----- SUPPLIED ENTRIES

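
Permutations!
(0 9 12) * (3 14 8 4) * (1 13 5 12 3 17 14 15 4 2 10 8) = (0 9 3 15 4 17 14 1 13 5 12)(2 10 8) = [9, 13, 10, 15, 17, 12, 6, 7, 2, 3, 8, 11, 0, 5, 1, 4, 16, 14]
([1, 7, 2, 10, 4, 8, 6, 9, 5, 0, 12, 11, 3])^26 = (0 7)(1 9)(3 12 10)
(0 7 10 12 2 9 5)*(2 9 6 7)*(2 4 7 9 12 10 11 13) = [4, 1, 6, 3, 7, 0, 9, 11, 8, 5, 10, 13, 12, 2] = (0 4 7 11 13 2 6 9 5)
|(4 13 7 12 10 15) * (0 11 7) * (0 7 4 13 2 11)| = |(2 11 4)(7 12 10 15 13)| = 15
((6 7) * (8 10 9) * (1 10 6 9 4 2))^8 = (10)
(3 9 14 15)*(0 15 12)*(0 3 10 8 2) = (0 15 10 8 2)(3 9 14 12) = [15, 1, 0, 9, 4, 5, 6, 7, 2, 14, 8, 11, 3, 13, 12, 10]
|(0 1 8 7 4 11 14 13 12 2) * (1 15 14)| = 30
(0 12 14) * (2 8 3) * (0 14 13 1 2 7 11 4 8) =(14)(0 12 13 1 2)(3 7 11 4 8) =[12, 2, 0, 7, 8, 5, 6, 11, 3, 9, 10, 4, 13, 1, 14]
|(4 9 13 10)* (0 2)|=|(0 2)(4 9 13 10)|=4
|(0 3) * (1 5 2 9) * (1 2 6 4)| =4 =|(0 3)(1 5 6 4)(2 9)|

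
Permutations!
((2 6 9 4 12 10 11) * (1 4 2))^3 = ((1 4 12 10 11)(2 6 9))^3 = (1 10 4 11 12)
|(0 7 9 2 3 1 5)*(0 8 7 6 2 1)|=20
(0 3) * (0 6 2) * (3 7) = [7, 1, 0, 6, 4, 5, 2, 3] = (0 7 3 6 2)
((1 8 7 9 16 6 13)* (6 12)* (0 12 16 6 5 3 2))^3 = ((16)(0 12 5 3 2)(1 8 7 9 6 13))^3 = (16)(0 3 12 2 5)(1 9)(6 8)(7 13)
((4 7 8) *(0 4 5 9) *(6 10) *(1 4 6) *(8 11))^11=((0 6 10 1 4 7 11 8 5 9))^11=(0 6 10 1 4 7 11 8 5 9)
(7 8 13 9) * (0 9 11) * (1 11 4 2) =[9, 11, 1, 3, 2, 5, 6, 8, 13, 7, 10, 0, 12, 4] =(0 9 7 8 13 4 2 1 11)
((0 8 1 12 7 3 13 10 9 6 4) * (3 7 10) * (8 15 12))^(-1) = ((0 15 12 10 9 6 4)(1 8)(3 13))^(-1) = (0 4 6 9 10 12 15)(1 8)(3 13)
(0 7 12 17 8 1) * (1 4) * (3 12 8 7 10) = [10, 0, 2, 12, 1, 5, 6, 8, 4, 9, 3, 11, 17, 13, 14, 15, 16, 7] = (0 10 3 12 17 7 8 4 1)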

----------

Please reproduce each entry above exactly as it reads.

SOLUTION TO THIS PROBLEM »
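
Permutations!
(0 9 12) * (3 14 8 4) * (1 13 5 12 3 17 14 15 4 2 10 8) = (0 9 3 15 4 17 14 1 13 5 12)(2 10 8) = [9, 13, 10, 15, 17, 12, 6, 7, 2, 3, 8, 11, 0, 5, 1, 4, 16, 14]
([1, 7, 2, 10, 4, 8, 6, 9, 5, 0, 12, 11, 3])^26 = (0 7)(1 9)(3 12 10)
(0 7 10 12 2 9 5)*(2 9 6 7)*(2 4 7 9 12 10 11 13) = [4, 1, 6, 3, 7, 0, 9, 11, 8, 5, 10, 13, 12, 2] = (0 4 7 11 13 2 6 9 5)
|(4 13 7 12 10 15) * (0 11 7) * (0 7 4 13 2 11)| = |(2 11 4)(7 12 10 15 13)| = 15
((6 7) * (8 10 9) * (1 10 6 9 4 2))^8 = (10)
(3 9 14 15)*(0 15 12)*(0 3 10 8 2) = (0 15 10 8 2)(3 9 14 12) = [15, 1, 0, 9, 4, 5, 6, 7, 2, 14, 8, 11, 3, 13, 12, 10]
|(0 1 8 7 4 11 14 13 12 2) * (1 15 14)| = 30
(0 12 14) * (2 8 3) * (0 14 13 1 2 7 11 4 8) =(14)(0 12 13 1 2)(3 7 11 4 8) =[12, 2, 0, 7, 8, 5, 6, 11, 3, 9, 10, 4, 13, 1, 14]
|(4 9 13 10)* (0 2)|=|(0 2)(4 9 13 10)|=4
|(0 3) * (1 5 2 9) * (1 2 6 4)| =4 =|(0 3)(1 5 6 4)(2 9)|

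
Permutations!
((2 6 9 4 12 10 11) * (1 4 2))^3 = ((1 4 12 10 11)(2 6 9))^3 = (1 10 4 11 12)
|(0 7 9 2 3 1 5)*(0 8 7 6 2 1)|=20
(0 3) * (0 6 2) * (3 7) = [7, 1, 0, 6, 4, 5, 2, 3] = (0 7 3 6 2)
((1 8 7 9 16 6 13)* (6 12)* (0 12 16 6 5 3 2))^3 = ((16)(0 12 5 3 2)(1 8 7 9 6 13))^3 = (16)(0 3 12 2 5)(1 9)(6 8)(7 13)
((4 7 8) *(0 4 5 9) *(6 10) *(1 4 6) *(8 11))^11=((0 6 10 1 4 7 11 8 5 9))^11=(0 6 10 1 4 7 11 8 5 9)
(7 8 13 9) * (0 9 11) * (1 11 4 2) =[9, 11, 1, 3, 2, 5, 6, 8, 13, 7, 10, 0, 12, 4] =(0 9 7 8 13 4 2 1 11)
((0 8 1 12 7 3 13 10 9 6 4) * (3 7 10) * (8 15 12))^(-1) = ((0 15 12 10 9 6 4)(1 8)(3 13))^(-1) = (0 4 6 9 10 12 15)(1 8)(3 13)
(0 7 12 17 8 1) * (1 4) * (3 12 8 7 10) = [10, 0, 2, 12, 1, 5, 6, 8, 4, 9, 3, 11, 17, 13, 14, 15, 16, 7] = (0 10 3 12 17 7 8 4 1)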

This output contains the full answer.